→ Work required
Start at the line below containing "Determine the TOA" and stop at the line containing "A measurement is". Repeat every line of that stretch exactly, and nothing outside it.

→ Task inputs
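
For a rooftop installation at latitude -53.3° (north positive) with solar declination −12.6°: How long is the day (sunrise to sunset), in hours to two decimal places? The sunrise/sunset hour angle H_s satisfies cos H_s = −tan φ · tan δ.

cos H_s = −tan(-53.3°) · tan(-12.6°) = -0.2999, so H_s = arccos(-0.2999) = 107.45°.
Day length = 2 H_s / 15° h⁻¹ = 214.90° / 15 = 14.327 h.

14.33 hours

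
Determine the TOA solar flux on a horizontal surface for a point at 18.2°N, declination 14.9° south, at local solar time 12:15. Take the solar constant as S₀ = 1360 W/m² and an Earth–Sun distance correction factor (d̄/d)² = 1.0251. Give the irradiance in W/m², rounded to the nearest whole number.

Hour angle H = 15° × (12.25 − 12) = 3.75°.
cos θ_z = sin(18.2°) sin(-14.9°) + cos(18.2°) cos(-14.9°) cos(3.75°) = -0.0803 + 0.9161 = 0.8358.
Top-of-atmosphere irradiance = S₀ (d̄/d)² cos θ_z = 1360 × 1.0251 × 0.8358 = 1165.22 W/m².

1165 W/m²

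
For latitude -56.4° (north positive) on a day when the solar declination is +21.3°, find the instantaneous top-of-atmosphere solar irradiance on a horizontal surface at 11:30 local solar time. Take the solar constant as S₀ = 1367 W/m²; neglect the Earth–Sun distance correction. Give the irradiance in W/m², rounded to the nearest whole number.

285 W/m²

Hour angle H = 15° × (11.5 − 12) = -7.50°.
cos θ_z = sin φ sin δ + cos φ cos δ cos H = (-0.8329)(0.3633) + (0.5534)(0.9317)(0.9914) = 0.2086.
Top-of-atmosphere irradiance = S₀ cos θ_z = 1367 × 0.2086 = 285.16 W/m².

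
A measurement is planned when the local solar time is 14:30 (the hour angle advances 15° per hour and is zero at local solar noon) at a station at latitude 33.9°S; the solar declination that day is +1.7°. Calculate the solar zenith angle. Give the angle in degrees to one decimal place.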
* * *
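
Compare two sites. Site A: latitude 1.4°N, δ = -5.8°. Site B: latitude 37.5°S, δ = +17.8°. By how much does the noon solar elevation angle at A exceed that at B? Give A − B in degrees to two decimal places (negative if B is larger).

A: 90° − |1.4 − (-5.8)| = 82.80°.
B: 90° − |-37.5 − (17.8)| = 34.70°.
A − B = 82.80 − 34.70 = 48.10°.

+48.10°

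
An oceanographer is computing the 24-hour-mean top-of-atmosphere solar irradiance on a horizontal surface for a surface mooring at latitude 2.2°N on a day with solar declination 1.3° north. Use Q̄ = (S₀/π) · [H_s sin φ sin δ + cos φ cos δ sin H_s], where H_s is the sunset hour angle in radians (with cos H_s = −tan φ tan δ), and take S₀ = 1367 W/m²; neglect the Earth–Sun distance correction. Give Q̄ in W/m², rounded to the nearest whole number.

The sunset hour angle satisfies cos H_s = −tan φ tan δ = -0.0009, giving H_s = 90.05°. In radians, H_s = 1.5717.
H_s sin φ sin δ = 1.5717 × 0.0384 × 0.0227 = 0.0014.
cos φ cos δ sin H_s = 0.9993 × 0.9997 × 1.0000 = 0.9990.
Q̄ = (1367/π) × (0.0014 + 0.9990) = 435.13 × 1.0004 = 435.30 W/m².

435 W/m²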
* * *
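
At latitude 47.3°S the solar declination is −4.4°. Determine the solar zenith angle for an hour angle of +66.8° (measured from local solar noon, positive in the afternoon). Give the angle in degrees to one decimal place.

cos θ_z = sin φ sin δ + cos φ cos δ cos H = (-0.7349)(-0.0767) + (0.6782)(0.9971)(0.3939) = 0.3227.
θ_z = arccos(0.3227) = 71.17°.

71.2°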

→ Response
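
Determine the TOA solar flux on a horizontal surface for a point at 18.2°N, declination 14.9° south, at local solar time 12:15. Take the solar constant as S₀ = 1360 W/m² and an Earth–Sun distance correction factor (d̄/d)² = 1.0251. Give the irradiance in W/m², rounded to the nearest whole number.

Hour angle H = 15° × (12.25 − 12) = 3.75°.
cos θ_z = sin(18.2°) sin(-14.9°) + cos(18.2°) cos(-14.9°) cos(3.75°) = -0.0803 + 0.9161 = 0.8358.
Top-of-atmosphere irradiance = S₀ (d̄/d)² cos θ_z = 1360 × 1.0251 × 0.8358 = 1165.22 W/m².

1165 W/m²

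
For latitude -56.4° (north positive) on a day when the solar declination is +21.3°, find the instantaneous top-of-atmosphere solar irradiance on a horizontal surface at 11:30 local solar time. Take the solar constant as S₀ = 1367 W/m²; neglect the Earth–Sun distance correction. Give the irradiance in W/m², rounded to the nearest whole number.

285 W/m²

Hour angle H = 15° × (11.5 − 12) = -7.50°.
cos θ_z = sin φ sin δ + cos φ cos δ cos H = (-0.8329)(0.3633) + (0.5534)(0.9317)(0.9914) = 0.2086.
Top-of-atmosphere irradiance = S₀ cos θ_z = 1367 × 0.2086 = 285.16 W/m².

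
A measurement is planned when the local solar time is 14:30 (the hour angle advances 15° per hour and is zero at local solar noon) at a station at latitude 33.9°S; the solar declination that day is +1.7°. Calculate the solar zenith angle. Give the angle in degrees to one decimal place.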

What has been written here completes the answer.